What is required
Your answer should consist of the lines holding "chain", copied from the material below.

┌─ Provided information

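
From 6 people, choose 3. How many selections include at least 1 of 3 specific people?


Complement: C(6,3) - C(3,3) = 20 - 1 = 19

19


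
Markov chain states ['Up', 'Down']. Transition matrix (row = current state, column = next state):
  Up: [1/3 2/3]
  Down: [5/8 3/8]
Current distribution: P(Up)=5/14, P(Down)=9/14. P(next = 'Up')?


P(next=Up) = Σᵢ P(now=i)×P(i→Up)
= 5/14×1/3 + 9/14×5/8
= 5/42 + 45/112 = 25/48

P = 25/48 ≈ 0.5208


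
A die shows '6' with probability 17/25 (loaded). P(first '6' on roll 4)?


Geometric: P(X=4) = (1-p)^(k-1)×p = (8/25)^3×17/25 = 8704/390625

P(X=4) = 8704/390625 ≈ 2.23%


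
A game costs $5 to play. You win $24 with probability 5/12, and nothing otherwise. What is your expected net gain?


E[gain] = (24-5)×5/12 + (-5)×7/12
= 95/12 - 35/12 = 5

Expected net gain = $5 ≈ $5.00


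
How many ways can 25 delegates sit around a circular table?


Circular arrangements of 25 distinct objects: fix one position to break rotational symmetry.
(n-1)! = 24! = 620448401733239439360000

620448401733239439360000


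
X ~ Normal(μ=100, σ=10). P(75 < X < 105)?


z₁=(75-100)/10=-2.5, z₂=(105-100)/10=0.5
P = Φ(0.5) - Φ(-2.5) = 0.691462 - 0.006210 = 0.685252 ≈ 0.6853

P(75 < X < 105) ≈ 0.6853


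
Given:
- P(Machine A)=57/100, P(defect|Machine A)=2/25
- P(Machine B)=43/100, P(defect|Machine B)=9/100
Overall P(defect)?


P(B) = Σ P(B|Aᵢ)×P(Aᵢ)
  2/25×57/100 = 57/1250
  9/100×43/100 = 387/10000
Sum = 843/10000

P(defect) = 843/10000 ≈ 8.43%


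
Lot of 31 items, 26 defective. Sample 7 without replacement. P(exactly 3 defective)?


Hypergeometric: C(26,3)×C(5,4)/C(31,7)
= 2600×5/2629575 = 40/8091

P(X=3) = 40/8091 ≈ 0.49%


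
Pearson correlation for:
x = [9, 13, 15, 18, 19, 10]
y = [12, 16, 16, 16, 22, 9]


n=6, Σx=84, Σy=91, Σxy=1352, Σx²=1260, Σy²=1477
r = (6×1352 - 84×91)/√((6×1260 - 84²)(6×1477 - 91²))
= 468/√(504×581) = 468/√292824 ≈ 468/541.1321 ≈ 0.8649

r ≈ 0.8649


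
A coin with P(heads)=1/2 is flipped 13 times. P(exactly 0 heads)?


Binomial: P(X=0) = C(13,0)×p^0×(1-p)^13
= 1 × 1 × 1/8192 = 1/8192

P(X=0) = 1/8192 ≈ 0.01%


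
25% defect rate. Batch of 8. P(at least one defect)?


P(all good) = (3/4)^8 = 6561/65536
P(≥1 defect) = 58975/65536

P = 58975/65536 ≈ 89.99%


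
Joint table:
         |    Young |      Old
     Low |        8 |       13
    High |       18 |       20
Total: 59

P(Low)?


P(Low) = (8+13)/59 = 21/59

P(Low) = 21/59 ≈ 35.59%


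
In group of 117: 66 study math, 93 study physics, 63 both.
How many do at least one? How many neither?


|A∪B| = 66+93-63 = 96
Neither = 117-96 = 21

At least one: 96; Neither: 21


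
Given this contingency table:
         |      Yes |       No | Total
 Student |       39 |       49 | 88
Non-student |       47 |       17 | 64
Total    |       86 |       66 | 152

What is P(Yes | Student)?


P(Yes | Student) = 39/(39+49) = 39/88

P(Yes|Student) = 39/88 ≈ 44.32%


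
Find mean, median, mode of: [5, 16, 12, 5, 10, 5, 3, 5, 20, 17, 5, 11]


Sorted: [3, 5, 5, 5, 5, 5, 10, 11, 12, 16, 17, 20]
Mean = 114/12 = 19/2
Median = 15/2
Freq: {5: 5, 16: 1, 12: 1, 10: 1, 3: 1, 20: 1, 17: 1, 11: 1}
Mode: [5]

Mean=19/2, Median=15/2, Mode=5


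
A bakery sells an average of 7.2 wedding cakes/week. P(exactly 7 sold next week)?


Poisson(λ=7.2): P(X=7) = e^(-λ)×λ^k/k!
= e^(-7.2) × 7.2^7 / 7!
≈ 0.0007465858084 × 1003061.30043 / 5040 ≈ 0.148586

P(X=7) ≈ 0.148586 ≈ 14.86%


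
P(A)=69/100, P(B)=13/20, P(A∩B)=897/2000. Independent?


P(A)×P(B) = 897/2000
P(A∩B) = 897/2000
Equal ✓ → Independent

Yes, independent


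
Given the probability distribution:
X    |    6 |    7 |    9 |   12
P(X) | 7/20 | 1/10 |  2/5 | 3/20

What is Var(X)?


E[X] = 41/5
E[X²] = 143/2
Var(X) = E[X²] - (E[X])² = 143/2 - 1681/25 = 213/50

Var(X) = 213/50 ≈ 4.2600


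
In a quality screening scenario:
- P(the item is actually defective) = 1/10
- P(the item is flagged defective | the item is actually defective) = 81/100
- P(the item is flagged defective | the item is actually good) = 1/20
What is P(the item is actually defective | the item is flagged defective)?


Using Bayes' theorem:
P(A|B) = P(B|A)·P(A) / P(B)

P(the item is flagged defective) = 81/100 × 1/10 + 1/20 × 9/10
= 81/1000 + 9/200 = 63/500

P(the item is actually defective|the item is flagged defective) = (81/1000) / (63/500) = 9/14

P(the item is actually defective|the item is flagged defective) = 9/14 ≈ 64.29%


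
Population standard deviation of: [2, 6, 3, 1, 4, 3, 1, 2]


Mean = 22/8 = 11/4
  (2-11/4)²=9/16
  (6-11/4)²=169/16
  (3-11/4)²=1/16
  (1-11/4)²=49/16
  (4-11/4)²=25/16
  (3-11/4)²=1/16
  (1-11/4)²=49/16
  (2-11/4)²=9/16
Σ(x-μ)² = 39/2
σ² = (39/2)/8 = 39/16

σ = √(39/16) ≈ 1.5612


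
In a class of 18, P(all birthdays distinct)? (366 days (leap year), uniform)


P(all different) = Π(366-i)/366 for i=0..17
= (366/366)×(365/366)×...×(349/366)
= 0.653862

P ≈ 0.6539 ≈ 65.39%


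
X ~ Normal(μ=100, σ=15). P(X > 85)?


z = (85-100)/15 = -1.0
P(X > 85) = 1 - P(Z ≤ -1.0) = 1 - 0.1587 = 0.8413

P(X > 85) ≈ 0.8413


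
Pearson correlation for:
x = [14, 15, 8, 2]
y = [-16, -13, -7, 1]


n=4, Σx=39, Σy=-35, Σxy=-473, Σx²=489, Σy²=475
r = (4×(-473) - 39×(-35))/√((4×489 - 39²)(4×475 - (-35)²))
= -527/√(435×675) = -527/√293625 ≈ -527/541.8718 ≈ -0.9726

r ≈ -0.9726


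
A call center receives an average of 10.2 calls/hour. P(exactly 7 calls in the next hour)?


Poisson(λ=10.2): P(X=7) = e^(-λ)×λ^k/k!
= e^(-10.2) × 10.2^7 / 7!
≈ 3.717031868e-05 × 11486856.6765 / 5040 ≈ 0.084716

P(X=7) ≈ 0.084716 ≈ 8.47%


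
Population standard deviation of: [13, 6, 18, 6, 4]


Mean = 47/5
  (13-47/5)²=324/25
  (6-47/5)²=289/25
  (18-47/5)²=1849/25
  (6-47/5)²=289/25
  (4-47/5)²=729/25
Σ(x-μ)² = 696/5
σ² = (696/5)/5 = 696/25

σ = √(696/25) ≈ 5.2764


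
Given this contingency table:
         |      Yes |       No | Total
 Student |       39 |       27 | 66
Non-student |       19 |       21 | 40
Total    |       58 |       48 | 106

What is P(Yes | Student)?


P(Yes | Student) = 39/(39+27) = 39/66 = 13/22

P(Yes|Student) = 13/22 ≈ 59.09%


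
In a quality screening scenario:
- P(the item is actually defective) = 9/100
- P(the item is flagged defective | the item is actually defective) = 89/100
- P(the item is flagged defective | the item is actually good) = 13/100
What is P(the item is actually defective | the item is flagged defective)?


Using Bayes' theorem:
P(A|B) = P(B|A)·P(A) / P(B)

P(the item is flagged defective) = 89/100 × 9/100 + 13/100 × 91/100
= 801/10000 + 1183/10000 = 124/625

P(the item is actually defective|the item is flagged defective) = (801/10000) / (124/625) = 801/1984

P(the item is actually defective|the item is flagged defective) = 801/1984 ≈ 40.37%


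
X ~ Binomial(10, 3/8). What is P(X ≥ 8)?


P(X ≥ 8) = Σ P(X=i) for i=8..10
P(X=8) = 7381125/1073741824
P(X=9) = 492075/536870912
P(X=10) = 59049/1073741824
Sum = 2106081/268435456

P(X ≥ 8) = 2106081/268435456 ≈ 0.78%


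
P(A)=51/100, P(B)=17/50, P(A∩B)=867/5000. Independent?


P(A)×P(B) = 867/5000
P(A∩B) = 867/5000
Equal ✓ → Independent

Yes, independent


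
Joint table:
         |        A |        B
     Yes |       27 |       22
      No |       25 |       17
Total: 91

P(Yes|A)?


P(Yes|A) = 27/(27+25) = 27/52

P = 27/52 ≈ 51.92%


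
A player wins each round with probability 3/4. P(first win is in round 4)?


Geometric: P(X=4) = (1-p)^(k-1)×p = (1/4)^3×3/4 = 3/256

P(X=4) = 3/256 ≈ 1.17%


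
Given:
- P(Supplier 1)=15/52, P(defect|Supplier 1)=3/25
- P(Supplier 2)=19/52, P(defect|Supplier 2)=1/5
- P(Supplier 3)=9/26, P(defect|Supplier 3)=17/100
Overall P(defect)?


P(B) = Σ P(B|Aᵢ)×P(Aᵢ)
  3/25×15/52 = 9/260
  1/5×19/52 = 19/260
  17/100×9/26 = 153/2600
Sum = 433/2600

P(defect) = 433/2600 ≈ 16.65%


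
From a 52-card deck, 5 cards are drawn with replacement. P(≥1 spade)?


P(not a spade) = 39/52 = 3/4
P(none in 5 draws) = (3/4)^5 = 243/1024
P(≥1 spade) = 1 - 243/1024 = 781/1024

P = 781/1024 ≈ 76.27%


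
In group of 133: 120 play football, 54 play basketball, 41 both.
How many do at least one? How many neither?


|A∪B| = 120+54-41 = 133
Neither = 133-133 = 0

At least one: 133; Neither: 0


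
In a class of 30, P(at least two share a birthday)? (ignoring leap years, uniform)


P(all different) = Π(365-i)/365 for i=0..29
= 0.293684
P(match) = 1 - 0.293684 = 0.706316

P ≈ 0.7063 ≈ 70.63%


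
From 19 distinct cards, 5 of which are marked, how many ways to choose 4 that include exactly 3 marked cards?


Choose 3 of the 5 marked cards and 1 of the other 14 cards:
C(5,3)×C(14,1) = 10×14 = 140

140


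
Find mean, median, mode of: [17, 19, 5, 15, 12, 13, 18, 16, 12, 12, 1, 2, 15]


Sorted: [1, 2, 5, 12, 12, 12, 13, 15, 15, 16, 17, 18, 19]
Mean = 157/13
Median = 13
Freq: {17: 1, 19: 1, 5: 1, 15: 2, 12: 3, 13: 1, 18: 1, 16: 1, 1: 1, 2: 1}
Mode: [12]

Mean=157/13, Median=13, Mode=12


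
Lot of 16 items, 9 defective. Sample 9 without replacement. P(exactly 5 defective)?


Hypergeometric: C(9,5)×C(7,4)/C(16,9)
= 126×35/11440 = 441/1144

P(X=5) = 441/1144 ≈ 38.55%


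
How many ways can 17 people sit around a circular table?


Circular arrangements of 17 distinct objects: fix one position to break rotational symmetry.
(n-1)! = 16! = 20922789888000

20922789888000


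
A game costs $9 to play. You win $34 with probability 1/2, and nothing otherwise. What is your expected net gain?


E[gain] = (34-9)×1/2 + (-9)×1/2
= 25/2 - 9/2 = 8

Expected net gain = $8 ≈ $8.00


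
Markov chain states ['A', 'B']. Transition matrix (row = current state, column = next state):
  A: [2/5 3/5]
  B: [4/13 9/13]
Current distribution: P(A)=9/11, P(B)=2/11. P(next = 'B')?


P(next=B) = Σᵢ P(now=i)×P(i→B)
= 9/11×3/5 + 2/11×9/13
= 27/55 + 18/143 = 441/715

P = 441/715 ≈ 0.6168


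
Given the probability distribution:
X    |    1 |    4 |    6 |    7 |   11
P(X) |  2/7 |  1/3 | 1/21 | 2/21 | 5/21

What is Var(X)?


E[X] = 109/21
E[X²] = 857/21
Var(X) = E[X²] - (E[X])² = 857/21 - 11881/441 = 6116/441

Var(X) = 6116/441 ≈ 13.8685


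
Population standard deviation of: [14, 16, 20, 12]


Mean = 62/4 = 31/2
  (14-31/2)²=9/4
  (16-31/2)²=1/4
  (20-31/2)²=81/4
  (12-31/2)²=49/4
Σ(x-μ)² = 35
σ² = 35/4

σ = √(35/4) ≈ 2.9580


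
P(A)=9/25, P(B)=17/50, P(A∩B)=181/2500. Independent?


P(A)×P(B) = 153/1250
P(A∩B) = 181/2500
Not equal → NOT independent

No, not independent


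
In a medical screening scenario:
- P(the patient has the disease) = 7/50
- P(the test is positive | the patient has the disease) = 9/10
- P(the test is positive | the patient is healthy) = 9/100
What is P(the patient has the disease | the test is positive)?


Using Bayes' theorem:
P(A|B) = P(B|A)·P(A) / P(B)

P(the test is positive) = 9/10 × 7/50 + 9/100 × 43/50
= 63/500 + 387/5000 = 1017/5000

P(the patient has the disease|the test is positive) = (63/500) / (1017/5000) = 70/113

P(the patient has the disease|the test is positive) = 70/113 ≈ 61.95%


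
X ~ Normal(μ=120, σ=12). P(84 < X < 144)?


z₁=(84-120)/12=-3.0, z₂=(144-120)/12=2.0
P = Φ(2.0) - Φ(-3.0) = 0.977250 - 0.001350 = 0.975900 ≈ 0.9759

P(84 < X < 144) ≈ 0.9759


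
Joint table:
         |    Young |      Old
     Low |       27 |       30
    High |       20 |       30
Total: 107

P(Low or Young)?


P(Low∨Young) = P(Low) + P(Young) - P(Low∧Young)
= (57 + 47 - 27)/107 = 77/107

P = 77/107 ≈ 71.96%


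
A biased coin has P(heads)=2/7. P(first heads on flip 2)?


Geometric: P(X=2) = (1-p)^(k-1)×p = (5/7)^1×2/7 = 10/49

P(X=2) = 10/49 ≈ 20.41%


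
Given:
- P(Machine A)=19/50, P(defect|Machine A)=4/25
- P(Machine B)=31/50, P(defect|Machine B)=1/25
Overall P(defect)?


P(B) = Σ P(B|Aᵢ)×P(Aᵢ)
  4/25×19/50 = 38/625
  1/25×31/50 = 31/1250
Sum = 107/1250

P(defect) = 107/1250 ≈ 8.56%


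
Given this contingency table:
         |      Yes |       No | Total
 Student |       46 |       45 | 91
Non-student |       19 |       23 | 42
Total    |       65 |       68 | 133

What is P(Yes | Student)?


P(Yes | Student) = 46/(46+45) = 46/91

P(Yes|Student) = 46/91 ≈ 50.55%


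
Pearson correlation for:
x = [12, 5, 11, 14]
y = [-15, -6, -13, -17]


n=4, Σx=42, Σy=-51, Σxy=-591, Σx²=486, Σy²=719
r = (4×(-591) - 42×(-51))/√((4×486 - 42²)(4×719 - (-51)²))
= -222/√(180×275) = -222/√49500 ≈ -222/222.4860 ≈ -0.9978

r ≈ -0.9978


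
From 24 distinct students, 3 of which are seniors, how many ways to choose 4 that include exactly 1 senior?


Choose 1 of the 3 seniors and 3 of the other 21 students:
C(3,1)×C(21,3) = 3×1330 = 3990

3990


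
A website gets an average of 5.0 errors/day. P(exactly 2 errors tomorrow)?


Poisson(λ=5.0): P(X=2) = e^(-λ)×λ^k/k!
= e^(-5.0) × 5.0^2 / 2!
≈ 0.006737946999 × 25 / 2 ≈ 0.084224

P(X=2) ≈ 0.084224 ≈ 8.42%


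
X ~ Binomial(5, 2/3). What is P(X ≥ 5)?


P(X ≥ 5) = Σ P(X=i) for i=5..5
P(X=5) = 32/243
Sum = 32/243

P(X ≥ 5) = 32/243 ≈ 13.17%


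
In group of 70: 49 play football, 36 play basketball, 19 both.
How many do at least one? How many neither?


|A∪B| = 49+36-19 = 66
Neither = 70-66 = 4

At least one: 66; Neither: 4


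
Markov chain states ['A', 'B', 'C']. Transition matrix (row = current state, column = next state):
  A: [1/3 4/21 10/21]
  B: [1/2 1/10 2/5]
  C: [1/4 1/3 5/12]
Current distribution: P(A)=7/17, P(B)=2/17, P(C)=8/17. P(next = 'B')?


P(next=B) = Σᵢ P(now=i)×P(i→B)
= 7/17×4/21 + 2/17×1/10 + 8/17×1/3
= 4/51 + 1/85 + 8/51 = 21/85

P = 21/85 ≈ 0.2471


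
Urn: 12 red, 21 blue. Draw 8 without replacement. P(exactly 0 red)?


Hypergeometric: C(12,0)×C(21,8)/C(33,8)
= 1×203490/13884156 = 11305/771342

P(X=0) = 11305/771342 ≈ 1.47%


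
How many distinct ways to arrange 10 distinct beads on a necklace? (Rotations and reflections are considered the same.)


Free circular arrangements: rotations and reflections both identified.
(n-1)!/2 = 9!/2 = 362880/2 = 181440

181440


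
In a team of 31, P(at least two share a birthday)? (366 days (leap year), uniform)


P(all different) = Π(366-i)/366 for i=0..30
= 0.270541
P(match) = 1 - 0.270541 = 0.729459

P ≈ 0.7295 ≈ 72.95%


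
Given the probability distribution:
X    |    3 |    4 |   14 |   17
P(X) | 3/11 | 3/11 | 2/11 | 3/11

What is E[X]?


E[X] = Σ x·P(X=x)
= (3)×(3/11) + (4)×(3/11) + (14)×(2/11) + (17)×(3/11)
= 100/11

E[X] = 100/11


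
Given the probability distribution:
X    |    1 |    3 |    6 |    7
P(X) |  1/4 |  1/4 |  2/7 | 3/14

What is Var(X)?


E[X] = 59/14
E[X²] = 163/7
Var(X) = E[X²] - (E[X])² = 163/7 - 3481/196 = 1083/196

Var(X) = 1083/196 ≈ 5.5255


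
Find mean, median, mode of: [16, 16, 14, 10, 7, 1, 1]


Sorted: [1, 1, 7, 10, 14, 16, 16]
Mean = 65/7
Median = 10
Freq: {16: 2, 14: 1, 10: 1, 7: 1, 1: 2}
Mode: [1, 16]

Mean=65/7, Median=10, Mode=[1, 16]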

└─

Solution to the exercise
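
Markov chain states ['Up', 'Down']. Transition matrix (row = current state, column = next state):
Markov chain states ['A', 'B']. Transition matrix (row = current state, column = next state):
Markov chain states ['A', 'B', 'C']. Transition matrix (row = current state, column = next state):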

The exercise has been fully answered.